Task details: The answer should be an exact copy of the lines from the line with "- Code churn depends on error rate." through the last line of the entries, and no other lines.

[Collected data]
----------
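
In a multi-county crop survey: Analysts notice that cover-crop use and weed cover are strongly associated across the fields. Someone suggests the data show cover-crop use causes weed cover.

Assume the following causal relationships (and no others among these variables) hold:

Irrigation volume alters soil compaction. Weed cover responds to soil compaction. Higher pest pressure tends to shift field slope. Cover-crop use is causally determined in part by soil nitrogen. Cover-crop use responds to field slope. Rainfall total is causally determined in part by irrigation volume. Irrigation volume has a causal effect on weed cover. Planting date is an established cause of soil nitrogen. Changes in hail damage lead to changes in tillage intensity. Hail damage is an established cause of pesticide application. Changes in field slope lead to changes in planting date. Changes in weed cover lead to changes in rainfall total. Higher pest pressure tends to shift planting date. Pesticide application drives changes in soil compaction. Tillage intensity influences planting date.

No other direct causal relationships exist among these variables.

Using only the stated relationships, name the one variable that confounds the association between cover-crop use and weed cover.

hail damage

Hail damage has a causal path to cover-crop use (hail damage → tillage intensity → planting date → soil nitrogen → cover-crop use) and a separate causal path to weed cover (hail damage → pesticide application → soil compaction → weed cover), so it is a common cause of both.
No stated relationship gives cover-crop use a causal route to weed cover, so the correlation is explained by the shared upstream cause rather than a direct effect.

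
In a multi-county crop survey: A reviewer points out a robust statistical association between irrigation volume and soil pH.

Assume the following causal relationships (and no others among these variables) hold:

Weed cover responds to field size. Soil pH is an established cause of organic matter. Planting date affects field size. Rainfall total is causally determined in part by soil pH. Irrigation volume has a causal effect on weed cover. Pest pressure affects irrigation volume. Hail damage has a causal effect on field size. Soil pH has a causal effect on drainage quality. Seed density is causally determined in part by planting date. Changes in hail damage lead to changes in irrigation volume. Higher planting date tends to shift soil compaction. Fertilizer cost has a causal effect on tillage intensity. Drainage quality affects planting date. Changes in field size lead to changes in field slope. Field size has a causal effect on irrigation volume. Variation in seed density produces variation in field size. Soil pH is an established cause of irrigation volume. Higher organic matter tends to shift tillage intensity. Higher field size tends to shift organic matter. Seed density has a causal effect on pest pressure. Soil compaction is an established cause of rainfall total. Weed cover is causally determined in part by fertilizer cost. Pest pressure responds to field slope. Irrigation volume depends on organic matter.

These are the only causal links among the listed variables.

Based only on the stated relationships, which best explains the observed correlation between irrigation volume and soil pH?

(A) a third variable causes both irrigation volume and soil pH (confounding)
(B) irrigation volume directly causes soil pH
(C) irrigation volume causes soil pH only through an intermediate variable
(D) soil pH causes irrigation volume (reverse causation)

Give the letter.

D

The stated link runs soil pH → irrigation volume; irrigation volume has no causal path to soil pH. No variable causes both, so confounding is ruled out. The correlation reflects reverse causation.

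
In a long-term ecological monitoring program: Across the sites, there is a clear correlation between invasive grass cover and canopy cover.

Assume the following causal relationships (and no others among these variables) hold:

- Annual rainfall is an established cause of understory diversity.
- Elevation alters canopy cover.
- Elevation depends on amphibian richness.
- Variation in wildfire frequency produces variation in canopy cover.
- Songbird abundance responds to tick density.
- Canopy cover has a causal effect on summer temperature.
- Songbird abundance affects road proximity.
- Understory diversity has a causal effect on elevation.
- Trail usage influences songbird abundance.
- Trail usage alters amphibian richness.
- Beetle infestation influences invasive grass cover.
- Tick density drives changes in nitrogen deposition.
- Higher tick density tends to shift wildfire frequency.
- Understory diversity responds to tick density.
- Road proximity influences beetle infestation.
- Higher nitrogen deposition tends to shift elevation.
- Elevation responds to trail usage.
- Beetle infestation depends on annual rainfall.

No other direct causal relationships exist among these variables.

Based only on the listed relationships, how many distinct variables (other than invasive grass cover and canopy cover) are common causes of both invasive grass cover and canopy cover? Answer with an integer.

3

The common causes are: annual rainfall (to invasive grass cover via annual rainfall → beetle infestation → invasive grass cover; to canopy cover via annual rainfall → understory diversity → elevation → canopy cover); tick density (to invasive grass cover via tick density → songbird abundance → road proximity → beetle infestation → invasive grass cover; to canopy cover via tick density → wildfire frequency → canopy cover); trail usage (to invasive grass cover via trail usage → songbird abundance → road proximity → beetle infestation → invasive grass cover; to canopy cover via trail usage → elevation → canopy cover).
Every other variable lacks a causal path to at least one of invasive grass cover and canopy cover.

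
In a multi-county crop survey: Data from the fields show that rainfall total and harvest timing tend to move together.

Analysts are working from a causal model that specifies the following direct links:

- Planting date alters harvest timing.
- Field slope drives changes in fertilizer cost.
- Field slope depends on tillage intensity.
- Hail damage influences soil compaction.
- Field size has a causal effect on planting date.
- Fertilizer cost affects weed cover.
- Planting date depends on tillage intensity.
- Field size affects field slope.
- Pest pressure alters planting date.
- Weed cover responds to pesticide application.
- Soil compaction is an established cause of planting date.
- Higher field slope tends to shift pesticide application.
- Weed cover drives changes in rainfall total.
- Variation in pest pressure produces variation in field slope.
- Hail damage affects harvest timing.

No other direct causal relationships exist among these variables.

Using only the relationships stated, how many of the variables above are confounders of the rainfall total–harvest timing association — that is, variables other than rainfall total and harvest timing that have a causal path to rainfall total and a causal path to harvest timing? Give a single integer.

3

The common causes are: field size (to rainfall total via field size → field slope → fertilizer cost → weed cover → rainfall total; to harvest timing via field size → planting date → harvest timing); pest pressure (to rainfall total via pest pressure → field slope → fertilizer cost → weed cover → rainfall total; to harvest timing via pest pressure → planting date → harvest timing); tillage intensity (to rainfall total via tillage intensity → field slope → fertilizer cost → weed cover → rainfall total; to harvest timing via tillage intensity → planting date → harvest timing).
Every other variable lacks a causal path to at least one of rainfall total and harvest timing.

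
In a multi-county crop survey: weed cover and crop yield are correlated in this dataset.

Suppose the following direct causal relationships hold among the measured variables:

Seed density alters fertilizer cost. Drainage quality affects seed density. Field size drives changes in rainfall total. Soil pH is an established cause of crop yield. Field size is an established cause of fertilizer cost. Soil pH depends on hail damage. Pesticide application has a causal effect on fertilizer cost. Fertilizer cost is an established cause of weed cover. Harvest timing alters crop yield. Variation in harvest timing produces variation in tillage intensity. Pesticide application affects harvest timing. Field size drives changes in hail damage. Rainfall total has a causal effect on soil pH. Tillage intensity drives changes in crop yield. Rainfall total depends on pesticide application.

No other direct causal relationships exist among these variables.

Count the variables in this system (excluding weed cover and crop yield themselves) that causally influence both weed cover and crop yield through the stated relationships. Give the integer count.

2

The common causes are: field size (to weed cover via field size → fertilizer cost → weed cover; to crop yield via field size → rainfall total → soil pH → crop yield); pesticide application (to weed cover via pesticide application → fertilizer cost → weed cover; to crop yield via pesticide application → harvest timing → crop yield).
Every other variable lacks a causal path to at least one of weed cover and crop yield.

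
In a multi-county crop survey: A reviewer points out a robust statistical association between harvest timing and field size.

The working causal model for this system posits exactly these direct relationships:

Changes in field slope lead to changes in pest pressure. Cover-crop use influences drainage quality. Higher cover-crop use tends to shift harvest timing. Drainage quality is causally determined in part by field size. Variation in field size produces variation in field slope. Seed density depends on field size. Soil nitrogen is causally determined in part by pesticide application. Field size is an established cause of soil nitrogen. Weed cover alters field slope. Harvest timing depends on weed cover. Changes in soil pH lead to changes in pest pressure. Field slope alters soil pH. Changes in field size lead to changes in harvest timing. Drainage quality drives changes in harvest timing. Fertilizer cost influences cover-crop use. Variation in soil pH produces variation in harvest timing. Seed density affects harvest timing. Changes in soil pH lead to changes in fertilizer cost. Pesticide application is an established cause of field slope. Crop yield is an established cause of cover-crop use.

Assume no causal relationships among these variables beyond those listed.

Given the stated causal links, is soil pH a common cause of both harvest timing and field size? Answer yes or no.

no

Soil pH has no stated causal path to field size. A confounder must cause both variables, so soil pH does not qualify.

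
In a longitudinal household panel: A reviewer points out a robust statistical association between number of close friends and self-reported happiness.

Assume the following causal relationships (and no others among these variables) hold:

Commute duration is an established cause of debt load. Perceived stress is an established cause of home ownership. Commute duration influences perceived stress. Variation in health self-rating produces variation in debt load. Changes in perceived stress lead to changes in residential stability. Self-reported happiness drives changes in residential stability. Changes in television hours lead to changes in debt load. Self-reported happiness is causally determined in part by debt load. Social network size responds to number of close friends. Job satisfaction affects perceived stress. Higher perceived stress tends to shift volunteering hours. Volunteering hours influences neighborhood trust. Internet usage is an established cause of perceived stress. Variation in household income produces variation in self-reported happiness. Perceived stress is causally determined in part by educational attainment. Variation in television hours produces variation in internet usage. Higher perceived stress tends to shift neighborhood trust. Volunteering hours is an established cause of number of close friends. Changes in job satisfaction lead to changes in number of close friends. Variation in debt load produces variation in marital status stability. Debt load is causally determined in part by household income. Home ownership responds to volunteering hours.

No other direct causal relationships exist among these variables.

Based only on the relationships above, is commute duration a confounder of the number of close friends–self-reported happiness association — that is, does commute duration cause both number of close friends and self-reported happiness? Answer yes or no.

yes

Commute duration has a causal path to number of close friends (commute duration → perceived stress → volunteering hours → number of close friends) and to self-reported happiness (commute duration → debt load → self-reported happiness), so it is a common cause of both — a confounder.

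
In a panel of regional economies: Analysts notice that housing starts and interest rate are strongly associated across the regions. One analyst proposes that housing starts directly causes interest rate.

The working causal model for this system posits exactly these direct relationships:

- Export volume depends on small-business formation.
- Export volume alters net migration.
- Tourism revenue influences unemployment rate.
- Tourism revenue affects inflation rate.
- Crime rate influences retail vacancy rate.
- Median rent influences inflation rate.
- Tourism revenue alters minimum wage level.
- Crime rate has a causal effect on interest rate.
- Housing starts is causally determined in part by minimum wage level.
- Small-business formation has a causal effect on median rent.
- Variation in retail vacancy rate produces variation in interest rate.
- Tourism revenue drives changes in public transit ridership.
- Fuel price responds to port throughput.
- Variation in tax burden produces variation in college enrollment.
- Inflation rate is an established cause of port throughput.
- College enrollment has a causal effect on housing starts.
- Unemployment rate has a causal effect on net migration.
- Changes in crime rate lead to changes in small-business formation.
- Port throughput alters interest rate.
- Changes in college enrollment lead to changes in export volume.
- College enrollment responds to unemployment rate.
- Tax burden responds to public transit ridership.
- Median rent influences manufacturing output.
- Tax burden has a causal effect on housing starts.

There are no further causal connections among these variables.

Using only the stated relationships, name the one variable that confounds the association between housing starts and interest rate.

Tourism revenue has a causal path to housing starts (tourism revenue → minimum wage level → housing starts) and a separate causal path to interest rate (tourism revenue → inflation rate → port throughput → interest rate), so it is a common cause of both.
No stated relationship gives housing starts a causal route to interest rate, so the correlation is explained by the shared upstream cause rather than a direct effect.

tourism revenue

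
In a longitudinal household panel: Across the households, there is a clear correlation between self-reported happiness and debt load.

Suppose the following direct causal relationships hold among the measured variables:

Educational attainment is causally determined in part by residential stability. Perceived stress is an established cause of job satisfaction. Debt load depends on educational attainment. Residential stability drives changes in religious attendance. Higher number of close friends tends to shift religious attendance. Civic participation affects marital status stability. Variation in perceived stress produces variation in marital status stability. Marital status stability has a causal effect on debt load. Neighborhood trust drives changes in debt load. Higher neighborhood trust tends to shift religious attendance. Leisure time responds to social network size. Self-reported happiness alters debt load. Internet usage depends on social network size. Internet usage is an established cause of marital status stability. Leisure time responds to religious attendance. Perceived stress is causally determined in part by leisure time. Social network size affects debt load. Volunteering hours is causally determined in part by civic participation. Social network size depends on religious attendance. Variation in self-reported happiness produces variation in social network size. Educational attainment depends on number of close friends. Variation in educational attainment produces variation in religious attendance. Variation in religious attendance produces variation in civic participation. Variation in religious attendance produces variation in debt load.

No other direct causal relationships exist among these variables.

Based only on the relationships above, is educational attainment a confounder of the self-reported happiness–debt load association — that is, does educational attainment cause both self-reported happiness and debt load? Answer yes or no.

no

Educational attainment has no stated causal path to self-reported happiness. A confounder must cause both variables, so educational attainment does not qualify.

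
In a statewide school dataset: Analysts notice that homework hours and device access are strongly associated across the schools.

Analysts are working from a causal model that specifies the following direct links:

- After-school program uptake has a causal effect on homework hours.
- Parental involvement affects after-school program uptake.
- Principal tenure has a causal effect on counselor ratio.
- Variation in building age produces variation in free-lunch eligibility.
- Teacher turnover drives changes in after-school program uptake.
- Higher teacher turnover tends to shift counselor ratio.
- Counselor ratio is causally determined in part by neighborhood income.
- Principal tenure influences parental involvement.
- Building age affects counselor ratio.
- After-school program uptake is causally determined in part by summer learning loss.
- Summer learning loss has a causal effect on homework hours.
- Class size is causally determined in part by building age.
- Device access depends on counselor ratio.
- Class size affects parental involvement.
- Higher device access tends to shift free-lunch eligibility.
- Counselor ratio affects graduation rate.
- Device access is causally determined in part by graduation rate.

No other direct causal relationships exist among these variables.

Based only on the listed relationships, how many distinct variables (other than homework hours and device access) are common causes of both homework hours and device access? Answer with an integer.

3

The common causes are: building age (to homework hours via building age → class size → parental involvement → after-school program uptake → homework hours; to device access via building age → counselor ratio → device access); principal tenure (to homework hours via principal tenure → parental involvement → after-school program uptake → homework hours; to device access via principal tenure → counselor ratio → device access); teacher turnover (to homework hours via teacher turnover → after-school program uptake → homework hours; to device access via teacher turnover → counselor ratio → device access).
Every other variable lacks a causal path to at least one of homework hours and device access.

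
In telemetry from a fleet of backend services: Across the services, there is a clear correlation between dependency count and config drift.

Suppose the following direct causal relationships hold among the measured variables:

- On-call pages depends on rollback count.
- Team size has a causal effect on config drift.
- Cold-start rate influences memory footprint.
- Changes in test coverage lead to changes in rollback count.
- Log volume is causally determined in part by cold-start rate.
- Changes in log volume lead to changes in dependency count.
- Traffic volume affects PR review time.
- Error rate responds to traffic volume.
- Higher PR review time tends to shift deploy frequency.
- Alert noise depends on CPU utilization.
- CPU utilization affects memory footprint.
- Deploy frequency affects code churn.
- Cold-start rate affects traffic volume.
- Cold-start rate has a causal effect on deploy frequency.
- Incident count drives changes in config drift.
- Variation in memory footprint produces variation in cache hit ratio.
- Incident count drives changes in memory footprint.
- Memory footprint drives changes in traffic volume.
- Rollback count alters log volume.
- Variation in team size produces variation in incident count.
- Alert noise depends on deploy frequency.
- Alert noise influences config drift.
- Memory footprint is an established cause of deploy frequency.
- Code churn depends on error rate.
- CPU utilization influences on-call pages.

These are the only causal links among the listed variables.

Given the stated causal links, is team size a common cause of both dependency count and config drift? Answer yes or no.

no

Team size has no stated causal path to dependency count. A confounder must cause both variables, so team size does not qualify.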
----------
Exercise response:
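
- Code churn depends on error rate.
- CPU utilization influences on-call pages.

These are the only causal links among the listed variables.

Given the stated causal links, is team size a common cause of both dependency count and config drift? Answer yes or no.

no

Team size has no stated causal path to dependency count. A confounder must cause both variables, so team size does not qualify.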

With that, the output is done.